**Problem requirements**
Looking at the records below, please say how many lines contain the word "approx", as a bare number.

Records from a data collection

--- START ---

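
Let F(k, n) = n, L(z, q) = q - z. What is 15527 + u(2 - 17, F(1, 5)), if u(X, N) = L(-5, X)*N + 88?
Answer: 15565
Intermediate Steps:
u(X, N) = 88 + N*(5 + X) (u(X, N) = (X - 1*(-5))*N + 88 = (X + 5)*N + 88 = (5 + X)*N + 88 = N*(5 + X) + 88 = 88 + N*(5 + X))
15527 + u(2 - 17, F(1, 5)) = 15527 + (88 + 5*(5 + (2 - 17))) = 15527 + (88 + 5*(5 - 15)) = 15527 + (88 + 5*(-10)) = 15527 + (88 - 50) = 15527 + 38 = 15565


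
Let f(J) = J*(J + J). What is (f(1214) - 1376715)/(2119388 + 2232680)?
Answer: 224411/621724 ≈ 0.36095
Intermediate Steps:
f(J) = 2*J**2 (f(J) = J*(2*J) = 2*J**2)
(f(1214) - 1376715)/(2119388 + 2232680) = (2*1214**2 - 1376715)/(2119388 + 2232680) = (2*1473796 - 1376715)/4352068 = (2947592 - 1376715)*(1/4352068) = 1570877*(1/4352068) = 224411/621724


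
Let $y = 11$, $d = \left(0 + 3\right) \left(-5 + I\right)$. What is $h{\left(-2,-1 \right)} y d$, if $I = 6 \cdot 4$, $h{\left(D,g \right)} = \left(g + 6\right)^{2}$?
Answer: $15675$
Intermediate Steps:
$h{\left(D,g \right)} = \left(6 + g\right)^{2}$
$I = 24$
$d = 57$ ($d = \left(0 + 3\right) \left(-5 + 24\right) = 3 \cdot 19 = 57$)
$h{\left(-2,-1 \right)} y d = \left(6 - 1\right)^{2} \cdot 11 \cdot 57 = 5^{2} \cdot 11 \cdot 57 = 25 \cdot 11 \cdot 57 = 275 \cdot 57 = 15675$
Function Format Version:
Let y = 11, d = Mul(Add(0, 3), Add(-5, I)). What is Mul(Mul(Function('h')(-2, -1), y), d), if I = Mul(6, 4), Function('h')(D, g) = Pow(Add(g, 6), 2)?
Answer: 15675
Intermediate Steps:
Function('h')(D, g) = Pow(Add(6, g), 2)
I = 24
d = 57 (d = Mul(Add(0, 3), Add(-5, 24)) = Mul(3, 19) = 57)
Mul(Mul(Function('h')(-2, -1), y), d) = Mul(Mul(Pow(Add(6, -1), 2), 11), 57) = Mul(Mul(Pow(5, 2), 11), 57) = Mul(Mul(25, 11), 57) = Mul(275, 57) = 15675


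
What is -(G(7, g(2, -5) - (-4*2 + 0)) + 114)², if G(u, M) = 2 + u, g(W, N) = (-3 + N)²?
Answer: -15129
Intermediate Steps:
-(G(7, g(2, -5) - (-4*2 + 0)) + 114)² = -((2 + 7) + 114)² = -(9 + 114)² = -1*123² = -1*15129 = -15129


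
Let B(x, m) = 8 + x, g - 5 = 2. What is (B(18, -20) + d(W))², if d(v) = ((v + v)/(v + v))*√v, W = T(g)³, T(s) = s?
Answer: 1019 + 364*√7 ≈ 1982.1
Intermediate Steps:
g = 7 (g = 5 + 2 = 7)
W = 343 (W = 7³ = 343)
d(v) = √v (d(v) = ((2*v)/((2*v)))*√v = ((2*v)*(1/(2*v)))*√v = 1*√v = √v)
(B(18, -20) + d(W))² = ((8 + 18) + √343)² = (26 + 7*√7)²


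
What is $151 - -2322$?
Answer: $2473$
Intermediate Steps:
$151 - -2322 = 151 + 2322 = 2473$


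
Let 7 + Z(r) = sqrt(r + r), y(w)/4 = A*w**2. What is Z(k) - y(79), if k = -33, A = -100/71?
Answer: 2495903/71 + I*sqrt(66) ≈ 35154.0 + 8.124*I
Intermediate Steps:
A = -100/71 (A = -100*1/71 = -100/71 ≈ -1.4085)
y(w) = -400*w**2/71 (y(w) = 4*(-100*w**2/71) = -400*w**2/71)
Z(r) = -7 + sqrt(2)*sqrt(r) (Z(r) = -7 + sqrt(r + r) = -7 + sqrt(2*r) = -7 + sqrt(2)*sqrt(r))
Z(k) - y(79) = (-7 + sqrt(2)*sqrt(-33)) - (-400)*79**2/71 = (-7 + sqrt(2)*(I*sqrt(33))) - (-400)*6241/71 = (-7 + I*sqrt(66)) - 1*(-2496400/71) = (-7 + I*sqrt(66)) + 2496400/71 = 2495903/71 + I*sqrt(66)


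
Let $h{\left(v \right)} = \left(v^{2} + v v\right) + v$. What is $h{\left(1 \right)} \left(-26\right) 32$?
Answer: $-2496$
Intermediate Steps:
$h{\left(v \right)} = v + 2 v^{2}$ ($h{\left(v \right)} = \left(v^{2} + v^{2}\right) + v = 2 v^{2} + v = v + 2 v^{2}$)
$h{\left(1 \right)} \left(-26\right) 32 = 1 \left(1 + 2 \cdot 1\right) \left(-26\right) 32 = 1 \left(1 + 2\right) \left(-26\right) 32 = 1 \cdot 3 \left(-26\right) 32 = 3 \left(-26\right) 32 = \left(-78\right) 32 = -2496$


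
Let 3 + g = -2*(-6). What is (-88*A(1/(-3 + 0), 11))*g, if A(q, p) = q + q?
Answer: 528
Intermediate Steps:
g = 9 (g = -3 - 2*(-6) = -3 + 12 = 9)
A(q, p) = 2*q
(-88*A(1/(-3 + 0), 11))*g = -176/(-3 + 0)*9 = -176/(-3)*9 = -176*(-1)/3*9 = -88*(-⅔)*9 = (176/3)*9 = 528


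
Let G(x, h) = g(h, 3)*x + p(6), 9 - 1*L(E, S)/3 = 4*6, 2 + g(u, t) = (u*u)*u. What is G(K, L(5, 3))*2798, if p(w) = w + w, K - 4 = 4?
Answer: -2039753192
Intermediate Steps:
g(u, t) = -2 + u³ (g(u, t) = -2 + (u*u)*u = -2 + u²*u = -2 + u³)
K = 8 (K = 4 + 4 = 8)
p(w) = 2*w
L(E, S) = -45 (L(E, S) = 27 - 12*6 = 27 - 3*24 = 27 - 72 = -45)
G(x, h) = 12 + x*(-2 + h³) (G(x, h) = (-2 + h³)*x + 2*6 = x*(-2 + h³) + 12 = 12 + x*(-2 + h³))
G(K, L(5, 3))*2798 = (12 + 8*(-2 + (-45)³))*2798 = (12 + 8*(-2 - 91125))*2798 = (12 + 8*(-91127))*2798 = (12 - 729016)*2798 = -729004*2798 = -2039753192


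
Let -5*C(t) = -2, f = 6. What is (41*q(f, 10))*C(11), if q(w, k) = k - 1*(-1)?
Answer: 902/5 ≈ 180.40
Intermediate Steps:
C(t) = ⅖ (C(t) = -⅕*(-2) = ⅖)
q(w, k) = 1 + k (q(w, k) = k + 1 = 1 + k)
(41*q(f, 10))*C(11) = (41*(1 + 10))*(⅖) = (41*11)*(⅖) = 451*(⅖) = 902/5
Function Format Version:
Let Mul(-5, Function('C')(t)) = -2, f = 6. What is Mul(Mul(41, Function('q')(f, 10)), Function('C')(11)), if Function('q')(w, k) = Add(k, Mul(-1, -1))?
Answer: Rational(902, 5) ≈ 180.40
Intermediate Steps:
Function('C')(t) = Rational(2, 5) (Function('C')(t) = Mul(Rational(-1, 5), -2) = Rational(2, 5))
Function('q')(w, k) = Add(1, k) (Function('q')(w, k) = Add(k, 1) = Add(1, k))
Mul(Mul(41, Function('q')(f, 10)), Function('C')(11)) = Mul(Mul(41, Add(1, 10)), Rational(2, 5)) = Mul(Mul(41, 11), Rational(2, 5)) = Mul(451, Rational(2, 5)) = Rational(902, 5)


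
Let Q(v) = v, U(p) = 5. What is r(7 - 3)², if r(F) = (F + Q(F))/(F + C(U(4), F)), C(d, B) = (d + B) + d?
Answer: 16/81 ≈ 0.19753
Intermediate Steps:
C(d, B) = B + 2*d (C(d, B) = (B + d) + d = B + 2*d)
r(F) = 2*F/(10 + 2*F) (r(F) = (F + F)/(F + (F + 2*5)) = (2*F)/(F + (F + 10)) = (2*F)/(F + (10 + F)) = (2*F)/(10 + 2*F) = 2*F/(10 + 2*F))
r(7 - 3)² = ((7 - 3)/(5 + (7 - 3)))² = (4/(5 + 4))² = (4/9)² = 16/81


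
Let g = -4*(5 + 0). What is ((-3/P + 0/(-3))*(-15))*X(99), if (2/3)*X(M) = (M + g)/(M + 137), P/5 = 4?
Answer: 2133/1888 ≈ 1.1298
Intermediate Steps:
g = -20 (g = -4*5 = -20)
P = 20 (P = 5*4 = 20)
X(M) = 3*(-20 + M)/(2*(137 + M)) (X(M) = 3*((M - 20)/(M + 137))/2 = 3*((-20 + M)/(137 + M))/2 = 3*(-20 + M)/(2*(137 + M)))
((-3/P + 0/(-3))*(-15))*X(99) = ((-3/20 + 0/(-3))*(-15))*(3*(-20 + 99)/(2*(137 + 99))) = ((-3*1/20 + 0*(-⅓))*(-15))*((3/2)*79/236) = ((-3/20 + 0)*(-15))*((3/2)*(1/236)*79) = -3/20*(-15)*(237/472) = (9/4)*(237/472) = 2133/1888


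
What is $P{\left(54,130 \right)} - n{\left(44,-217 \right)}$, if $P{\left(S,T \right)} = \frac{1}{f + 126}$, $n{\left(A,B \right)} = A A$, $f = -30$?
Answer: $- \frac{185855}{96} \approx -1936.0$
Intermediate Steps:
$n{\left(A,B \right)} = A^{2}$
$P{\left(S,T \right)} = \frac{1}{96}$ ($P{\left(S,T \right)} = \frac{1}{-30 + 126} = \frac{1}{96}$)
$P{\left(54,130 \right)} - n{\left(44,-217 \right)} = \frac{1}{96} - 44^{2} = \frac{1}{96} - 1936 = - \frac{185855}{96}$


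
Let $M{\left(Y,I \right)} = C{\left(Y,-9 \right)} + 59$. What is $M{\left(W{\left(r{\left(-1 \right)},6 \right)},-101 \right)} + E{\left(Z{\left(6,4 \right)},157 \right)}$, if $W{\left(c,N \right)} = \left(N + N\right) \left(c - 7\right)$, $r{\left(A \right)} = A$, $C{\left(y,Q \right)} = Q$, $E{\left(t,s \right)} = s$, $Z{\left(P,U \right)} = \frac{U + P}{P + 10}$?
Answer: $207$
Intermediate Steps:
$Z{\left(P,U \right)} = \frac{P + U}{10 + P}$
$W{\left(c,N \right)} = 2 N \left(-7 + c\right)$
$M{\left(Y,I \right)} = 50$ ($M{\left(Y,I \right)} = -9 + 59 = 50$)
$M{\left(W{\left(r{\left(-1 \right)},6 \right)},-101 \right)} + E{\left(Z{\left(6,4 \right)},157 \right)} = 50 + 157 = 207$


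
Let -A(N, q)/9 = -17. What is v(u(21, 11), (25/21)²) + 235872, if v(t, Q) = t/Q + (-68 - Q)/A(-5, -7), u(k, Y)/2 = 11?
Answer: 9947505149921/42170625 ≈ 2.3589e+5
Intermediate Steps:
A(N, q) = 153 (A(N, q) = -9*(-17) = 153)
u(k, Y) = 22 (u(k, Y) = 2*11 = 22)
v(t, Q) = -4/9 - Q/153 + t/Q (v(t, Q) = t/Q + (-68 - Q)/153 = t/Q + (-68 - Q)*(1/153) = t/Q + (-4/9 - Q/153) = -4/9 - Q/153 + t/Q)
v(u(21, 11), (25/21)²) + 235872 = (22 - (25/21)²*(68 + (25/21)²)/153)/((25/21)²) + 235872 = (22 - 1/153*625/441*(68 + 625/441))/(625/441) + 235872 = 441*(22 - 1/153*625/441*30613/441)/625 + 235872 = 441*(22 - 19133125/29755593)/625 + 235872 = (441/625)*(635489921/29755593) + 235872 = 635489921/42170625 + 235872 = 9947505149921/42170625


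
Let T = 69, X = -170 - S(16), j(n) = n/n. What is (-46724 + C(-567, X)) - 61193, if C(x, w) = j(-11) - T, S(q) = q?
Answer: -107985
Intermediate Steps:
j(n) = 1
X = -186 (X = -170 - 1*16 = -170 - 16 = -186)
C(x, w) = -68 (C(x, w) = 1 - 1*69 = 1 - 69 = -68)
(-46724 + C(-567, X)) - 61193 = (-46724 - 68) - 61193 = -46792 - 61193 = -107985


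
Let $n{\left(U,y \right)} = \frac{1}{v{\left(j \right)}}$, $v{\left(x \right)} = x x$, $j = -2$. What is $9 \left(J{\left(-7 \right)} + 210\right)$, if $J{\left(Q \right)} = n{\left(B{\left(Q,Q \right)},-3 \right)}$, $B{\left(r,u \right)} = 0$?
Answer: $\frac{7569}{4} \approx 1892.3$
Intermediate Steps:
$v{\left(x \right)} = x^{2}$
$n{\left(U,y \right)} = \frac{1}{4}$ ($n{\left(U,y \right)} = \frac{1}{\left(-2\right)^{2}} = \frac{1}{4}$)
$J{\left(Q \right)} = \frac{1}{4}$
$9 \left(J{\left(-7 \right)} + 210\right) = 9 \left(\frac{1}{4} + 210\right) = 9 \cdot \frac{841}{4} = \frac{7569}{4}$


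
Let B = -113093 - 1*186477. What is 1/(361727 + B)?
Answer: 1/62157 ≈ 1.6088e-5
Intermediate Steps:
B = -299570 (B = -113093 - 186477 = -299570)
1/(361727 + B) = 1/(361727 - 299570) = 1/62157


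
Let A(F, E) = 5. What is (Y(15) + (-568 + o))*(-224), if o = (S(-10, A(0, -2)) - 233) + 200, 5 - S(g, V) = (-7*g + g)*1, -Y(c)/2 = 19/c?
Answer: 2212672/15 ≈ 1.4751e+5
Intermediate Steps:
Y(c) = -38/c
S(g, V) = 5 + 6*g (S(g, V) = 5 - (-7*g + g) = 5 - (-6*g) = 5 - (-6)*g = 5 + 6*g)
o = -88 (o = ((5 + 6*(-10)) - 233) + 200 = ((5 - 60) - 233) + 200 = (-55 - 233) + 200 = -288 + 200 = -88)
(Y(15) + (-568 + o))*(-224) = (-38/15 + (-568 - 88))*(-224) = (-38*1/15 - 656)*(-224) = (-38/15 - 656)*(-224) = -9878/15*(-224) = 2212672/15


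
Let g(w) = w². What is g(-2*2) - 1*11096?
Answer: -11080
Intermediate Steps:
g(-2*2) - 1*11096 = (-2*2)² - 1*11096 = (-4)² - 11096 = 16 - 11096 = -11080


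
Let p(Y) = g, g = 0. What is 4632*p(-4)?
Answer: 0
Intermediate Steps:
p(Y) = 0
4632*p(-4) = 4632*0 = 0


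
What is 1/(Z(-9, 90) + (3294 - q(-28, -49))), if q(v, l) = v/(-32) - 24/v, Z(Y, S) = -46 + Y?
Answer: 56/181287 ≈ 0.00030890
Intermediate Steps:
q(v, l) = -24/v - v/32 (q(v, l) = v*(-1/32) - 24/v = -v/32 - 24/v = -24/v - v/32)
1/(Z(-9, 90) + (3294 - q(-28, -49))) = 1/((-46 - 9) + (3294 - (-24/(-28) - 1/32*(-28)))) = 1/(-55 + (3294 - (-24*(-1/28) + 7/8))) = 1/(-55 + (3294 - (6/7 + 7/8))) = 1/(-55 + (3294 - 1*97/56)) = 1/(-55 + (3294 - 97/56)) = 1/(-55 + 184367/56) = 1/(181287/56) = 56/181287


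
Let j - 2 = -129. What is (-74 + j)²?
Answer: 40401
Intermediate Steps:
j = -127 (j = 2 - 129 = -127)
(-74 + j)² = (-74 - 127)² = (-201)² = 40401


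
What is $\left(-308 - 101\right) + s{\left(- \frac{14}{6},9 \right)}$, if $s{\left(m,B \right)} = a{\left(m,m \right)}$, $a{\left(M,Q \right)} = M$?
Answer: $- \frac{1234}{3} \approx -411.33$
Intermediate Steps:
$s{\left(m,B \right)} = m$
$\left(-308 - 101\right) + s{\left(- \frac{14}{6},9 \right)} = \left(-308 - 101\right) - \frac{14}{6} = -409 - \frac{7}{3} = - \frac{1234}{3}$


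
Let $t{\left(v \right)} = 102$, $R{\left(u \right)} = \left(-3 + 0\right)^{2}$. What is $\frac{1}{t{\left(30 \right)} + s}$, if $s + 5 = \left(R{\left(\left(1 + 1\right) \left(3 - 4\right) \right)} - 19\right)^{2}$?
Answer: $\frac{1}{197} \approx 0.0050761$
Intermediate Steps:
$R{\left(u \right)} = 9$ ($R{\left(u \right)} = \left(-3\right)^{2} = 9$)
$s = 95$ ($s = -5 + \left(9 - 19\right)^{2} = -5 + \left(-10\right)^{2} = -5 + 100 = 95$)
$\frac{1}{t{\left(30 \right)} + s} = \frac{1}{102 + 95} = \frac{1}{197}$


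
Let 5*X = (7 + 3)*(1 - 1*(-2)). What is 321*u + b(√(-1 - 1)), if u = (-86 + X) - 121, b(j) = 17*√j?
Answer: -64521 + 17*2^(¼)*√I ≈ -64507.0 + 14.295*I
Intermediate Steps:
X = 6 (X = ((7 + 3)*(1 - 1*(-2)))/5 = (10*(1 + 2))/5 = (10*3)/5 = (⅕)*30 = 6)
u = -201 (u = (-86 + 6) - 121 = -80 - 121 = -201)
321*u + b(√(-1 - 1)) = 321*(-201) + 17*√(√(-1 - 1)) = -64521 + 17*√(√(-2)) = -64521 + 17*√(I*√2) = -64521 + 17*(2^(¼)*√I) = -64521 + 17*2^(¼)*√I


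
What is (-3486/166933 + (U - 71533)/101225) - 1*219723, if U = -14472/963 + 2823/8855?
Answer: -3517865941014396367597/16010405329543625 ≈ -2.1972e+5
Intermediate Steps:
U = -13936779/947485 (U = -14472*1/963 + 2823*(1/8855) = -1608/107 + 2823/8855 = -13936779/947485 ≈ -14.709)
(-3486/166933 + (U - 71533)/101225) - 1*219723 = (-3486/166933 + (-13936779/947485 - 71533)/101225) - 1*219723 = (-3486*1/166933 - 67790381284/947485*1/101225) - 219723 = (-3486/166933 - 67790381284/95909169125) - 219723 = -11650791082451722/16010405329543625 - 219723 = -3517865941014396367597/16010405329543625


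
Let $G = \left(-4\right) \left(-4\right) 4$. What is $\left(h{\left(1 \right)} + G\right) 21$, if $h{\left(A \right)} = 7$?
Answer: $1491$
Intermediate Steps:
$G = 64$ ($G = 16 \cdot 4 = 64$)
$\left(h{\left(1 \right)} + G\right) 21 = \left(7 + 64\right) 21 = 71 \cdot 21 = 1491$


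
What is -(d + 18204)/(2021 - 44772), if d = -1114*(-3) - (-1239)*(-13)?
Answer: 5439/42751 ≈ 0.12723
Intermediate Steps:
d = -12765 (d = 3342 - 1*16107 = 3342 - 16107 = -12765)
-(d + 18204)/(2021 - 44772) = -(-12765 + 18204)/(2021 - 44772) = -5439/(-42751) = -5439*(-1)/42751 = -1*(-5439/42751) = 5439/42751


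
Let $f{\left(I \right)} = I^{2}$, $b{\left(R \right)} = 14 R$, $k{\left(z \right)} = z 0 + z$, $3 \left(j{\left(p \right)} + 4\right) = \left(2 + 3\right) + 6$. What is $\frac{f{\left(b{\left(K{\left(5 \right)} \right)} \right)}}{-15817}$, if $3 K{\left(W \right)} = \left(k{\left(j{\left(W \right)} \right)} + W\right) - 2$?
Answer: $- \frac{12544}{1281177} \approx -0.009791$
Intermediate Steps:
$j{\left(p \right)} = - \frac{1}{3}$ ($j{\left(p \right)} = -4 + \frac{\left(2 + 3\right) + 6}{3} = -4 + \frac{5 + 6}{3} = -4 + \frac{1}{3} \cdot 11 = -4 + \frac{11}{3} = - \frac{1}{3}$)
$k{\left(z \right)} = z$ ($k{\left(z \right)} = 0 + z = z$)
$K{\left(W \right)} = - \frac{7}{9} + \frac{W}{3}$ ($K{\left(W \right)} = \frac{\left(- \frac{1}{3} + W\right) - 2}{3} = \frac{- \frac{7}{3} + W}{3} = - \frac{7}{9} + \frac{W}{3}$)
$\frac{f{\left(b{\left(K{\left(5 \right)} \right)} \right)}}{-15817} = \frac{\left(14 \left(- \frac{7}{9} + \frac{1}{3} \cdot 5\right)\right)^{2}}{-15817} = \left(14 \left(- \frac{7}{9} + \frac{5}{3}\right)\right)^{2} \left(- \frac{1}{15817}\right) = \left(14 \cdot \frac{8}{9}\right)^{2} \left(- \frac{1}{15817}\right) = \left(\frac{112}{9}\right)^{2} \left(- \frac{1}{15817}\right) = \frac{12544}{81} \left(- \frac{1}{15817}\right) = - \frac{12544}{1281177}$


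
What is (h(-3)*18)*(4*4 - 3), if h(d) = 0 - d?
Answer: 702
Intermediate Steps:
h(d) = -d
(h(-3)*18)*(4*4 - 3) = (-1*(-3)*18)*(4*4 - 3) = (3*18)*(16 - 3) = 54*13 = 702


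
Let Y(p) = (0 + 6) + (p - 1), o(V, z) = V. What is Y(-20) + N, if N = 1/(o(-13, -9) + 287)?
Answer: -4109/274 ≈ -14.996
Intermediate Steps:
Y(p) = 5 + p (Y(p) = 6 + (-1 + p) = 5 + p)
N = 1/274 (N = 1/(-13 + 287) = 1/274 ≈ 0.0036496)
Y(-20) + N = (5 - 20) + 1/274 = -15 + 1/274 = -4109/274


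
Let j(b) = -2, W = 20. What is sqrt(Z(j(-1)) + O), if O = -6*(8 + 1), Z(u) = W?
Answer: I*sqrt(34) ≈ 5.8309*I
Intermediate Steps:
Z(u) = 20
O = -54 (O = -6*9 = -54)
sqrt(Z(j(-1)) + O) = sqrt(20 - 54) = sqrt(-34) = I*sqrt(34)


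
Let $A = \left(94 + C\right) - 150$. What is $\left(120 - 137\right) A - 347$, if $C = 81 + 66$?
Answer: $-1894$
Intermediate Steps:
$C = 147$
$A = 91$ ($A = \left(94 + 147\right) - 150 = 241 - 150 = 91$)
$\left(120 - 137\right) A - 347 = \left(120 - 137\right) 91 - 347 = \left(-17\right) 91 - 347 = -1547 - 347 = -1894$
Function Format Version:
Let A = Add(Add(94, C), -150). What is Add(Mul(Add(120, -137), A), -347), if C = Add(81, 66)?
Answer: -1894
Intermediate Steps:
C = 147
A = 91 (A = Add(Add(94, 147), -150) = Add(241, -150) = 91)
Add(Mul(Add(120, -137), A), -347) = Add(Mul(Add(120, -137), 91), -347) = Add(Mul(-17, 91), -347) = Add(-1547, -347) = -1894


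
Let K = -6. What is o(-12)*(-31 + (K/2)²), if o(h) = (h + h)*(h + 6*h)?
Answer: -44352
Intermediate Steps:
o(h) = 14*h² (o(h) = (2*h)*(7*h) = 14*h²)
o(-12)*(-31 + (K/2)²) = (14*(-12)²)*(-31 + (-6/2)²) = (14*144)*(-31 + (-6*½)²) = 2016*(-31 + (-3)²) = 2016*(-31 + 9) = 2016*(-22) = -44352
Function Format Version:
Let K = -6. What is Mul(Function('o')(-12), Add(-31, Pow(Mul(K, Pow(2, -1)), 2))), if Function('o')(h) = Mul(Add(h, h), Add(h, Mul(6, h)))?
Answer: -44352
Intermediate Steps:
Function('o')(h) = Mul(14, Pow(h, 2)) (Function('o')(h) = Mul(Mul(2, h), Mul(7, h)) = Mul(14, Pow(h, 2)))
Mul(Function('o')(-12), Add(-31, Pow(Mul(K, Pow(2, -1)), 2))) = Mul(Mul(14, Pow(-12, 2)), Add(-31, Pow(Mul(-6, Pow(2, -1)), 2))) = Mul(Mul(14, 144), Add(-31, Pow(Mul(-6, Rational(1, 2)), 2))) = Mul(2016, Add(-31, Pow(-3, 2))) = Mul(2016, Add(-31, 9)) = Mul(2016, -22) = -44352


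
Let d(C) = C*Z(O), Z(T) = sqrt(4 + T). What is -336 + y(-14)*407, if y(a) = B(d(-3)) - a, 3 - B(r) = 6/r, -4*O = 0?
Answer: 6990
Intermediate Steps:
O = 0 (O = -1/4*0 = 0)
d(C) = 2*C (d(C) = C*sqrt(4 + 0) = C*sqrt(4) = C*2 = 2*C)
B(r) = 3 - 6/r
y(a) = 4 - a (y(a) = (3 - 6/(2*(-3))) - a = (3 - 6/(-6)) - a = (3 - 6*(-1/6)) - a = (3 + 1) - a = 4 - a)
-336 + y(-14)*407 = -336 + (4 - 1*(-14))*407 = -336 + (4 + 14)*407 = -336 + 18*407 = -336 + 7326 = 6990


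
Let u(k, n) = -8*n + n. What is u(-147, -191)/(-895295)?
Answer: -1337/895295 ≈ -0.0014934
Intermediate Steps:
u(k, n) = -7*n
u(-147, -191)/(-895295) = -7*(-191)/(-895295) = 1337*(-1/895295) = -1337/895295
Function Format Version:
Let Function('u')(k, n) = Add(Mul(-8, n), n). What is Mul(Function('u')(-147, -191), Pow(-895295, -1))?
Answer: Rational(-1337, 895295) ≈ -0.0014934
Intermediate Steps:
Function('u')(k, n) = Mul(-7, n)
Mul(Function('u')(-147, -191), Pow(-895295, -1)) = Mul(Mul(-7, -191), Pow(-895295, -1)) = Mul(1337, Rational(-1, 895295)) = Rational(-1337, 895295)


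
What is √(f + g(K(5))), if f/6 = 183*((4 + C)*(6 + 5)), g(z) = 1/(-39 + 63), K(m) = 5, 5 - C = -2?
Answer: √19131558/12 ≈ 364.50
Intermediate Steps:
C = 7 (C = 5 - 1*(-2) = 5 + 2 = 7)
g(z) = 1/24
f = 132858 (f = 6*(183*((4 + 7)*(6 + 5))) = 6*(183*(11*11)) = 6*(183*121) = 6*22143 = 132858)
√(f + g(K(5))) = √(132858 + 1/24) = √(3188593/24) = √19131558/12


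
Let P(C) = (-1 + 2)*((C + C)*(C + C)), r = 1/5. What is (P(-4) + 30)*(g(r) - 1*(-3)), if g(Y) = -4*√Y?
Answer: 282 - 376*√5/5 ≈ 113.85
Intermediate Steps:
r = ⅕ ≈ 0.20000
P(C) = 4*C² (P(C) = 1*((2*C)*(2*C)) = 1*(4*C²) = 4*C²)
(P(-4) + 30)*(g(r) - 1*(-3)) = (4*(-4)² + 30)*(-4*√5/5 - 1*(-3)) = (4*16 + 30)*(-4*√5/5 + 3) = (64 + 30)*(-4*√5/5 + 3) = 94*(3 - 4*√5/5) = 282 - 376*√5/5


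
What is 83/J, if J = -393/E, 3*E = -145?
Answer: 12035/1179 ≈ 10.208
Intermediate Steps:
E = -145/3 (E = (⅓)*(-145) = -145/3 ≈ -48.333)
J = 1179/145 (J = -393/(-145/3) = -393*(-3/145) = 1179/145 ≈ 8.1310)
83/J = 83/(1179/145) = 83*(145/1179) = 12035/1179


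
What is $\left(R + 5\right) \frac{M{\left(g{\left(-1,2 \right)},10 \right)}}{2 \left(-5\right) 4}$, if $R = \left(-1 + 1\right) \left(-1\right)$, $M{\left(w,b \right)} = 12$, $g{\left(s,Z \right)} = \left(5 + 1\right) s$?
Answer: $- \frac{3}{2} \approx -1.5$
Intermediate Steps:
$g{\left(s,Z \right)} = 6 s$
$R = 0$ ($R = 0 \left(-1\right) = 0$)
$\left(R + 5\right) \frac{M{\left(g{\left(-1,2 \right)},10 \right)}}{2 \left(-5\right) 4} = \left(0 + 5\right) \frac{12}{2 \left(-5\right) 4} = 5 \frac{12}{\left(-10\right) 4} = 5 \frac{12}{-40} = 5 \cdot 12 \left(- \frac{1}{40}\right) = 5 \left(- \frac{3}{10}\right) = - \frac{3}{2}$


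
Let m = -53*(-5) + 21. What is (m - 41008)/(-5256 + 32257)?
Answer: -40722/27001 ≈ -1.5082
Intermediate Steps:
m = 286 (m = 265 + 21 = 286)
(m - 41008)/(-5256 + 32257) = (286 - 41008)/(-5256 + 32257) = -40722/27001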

--- END ---

**Reply to the task**
6